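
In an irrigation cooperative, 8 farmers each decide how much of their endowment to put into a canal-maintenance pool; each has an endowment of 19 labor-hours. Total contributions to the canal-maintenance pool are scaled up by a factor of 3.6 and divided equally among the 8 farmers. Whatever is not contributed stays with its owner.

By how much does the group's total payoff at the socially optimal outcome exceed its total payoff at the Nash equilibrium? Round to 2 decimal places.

Each contributed unit returns 3.6/8 = 0.4500 to its contributor — below 1 — so contributing 0 is dominant for every player. At the Nash equilibrium everyone keeps their 19, and the group total is 8 × 19 = 152.
Each contributed unit returns 3.600 to the group as a whole (0.4500 to each of 8 players), which exceeds 1, so the social optimum is full contribution: group total = 3.600 × 152 = 547.20.
Efficiency loss = 547.20 − 152 = 395.20.

395.20 labor-hours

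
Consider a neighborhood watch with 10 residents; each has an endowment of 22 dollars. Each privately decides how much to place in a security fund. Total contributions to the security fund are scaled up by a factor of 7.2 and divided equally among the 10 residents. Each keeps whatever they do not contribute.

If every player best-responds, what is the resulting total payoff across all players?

220.00 dollars

Each contributed unit returns 7.2/10 = 0.7200 to its contributor — below 1 — so contributing 0 is dominant for every player. At the Nash equilibrium everyone keeps their 22, and the group total is 10 × 22 = 220.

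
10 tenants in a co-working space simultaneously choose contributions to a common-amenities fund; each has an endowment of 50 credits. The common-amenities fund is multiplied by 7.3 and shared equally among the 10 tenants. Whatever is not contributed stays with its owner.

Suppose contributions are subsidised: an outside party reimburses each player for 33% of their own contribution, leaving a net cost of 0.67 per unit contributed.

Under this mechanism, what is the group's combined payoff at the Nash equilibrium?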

_____

> What is expected:
Please copy, without any change, the lines of the material from the first through the one containing "Consider a neighborhood". Write nothing else.

> Response:
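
In an irrigation cooperative, 8 farmers each decide how much of their endowment to put into a canal-maintenance pool; each has an endowment of 19 labor-hours. Total contributions to the canal-maintenance pool are scaled up by a factor of 3.6 and divided equally among the 8 farmers. Whatever is not contributed stays with its owner.

By how much does the group's total payoff at the socially optimal outcome exceed its total payoff at the Nash equilibrium? Round to 2 decimal places.

Each contributed unit returns 3.6/8 = 0.4500 to its contributor — below 1 — so contributing 0 is dominant for every player. At the Nash equilibrium everyone keeps their 19, and the group total is 8 × 19 = 152.
Each contributed unit returns 3.600 to the group as a whole (0.4500 to each of 8 players), which exceeds 1, so the social optimum is full contribution: group total = 3.600 × 152 = 547.20.
Efficiency loss = 547.20 − 152 = 395.20.

395.20 labor-hours

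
Consider a neighborhood watch with 10 residents; each has an endowment of 22 dollars. Each privately decides how much to place in a security fund. Total contributions to the security fund are scaled up by a factor of 7.2 and divided equally among the 10 residents. Each keeps whatever they do not contribute.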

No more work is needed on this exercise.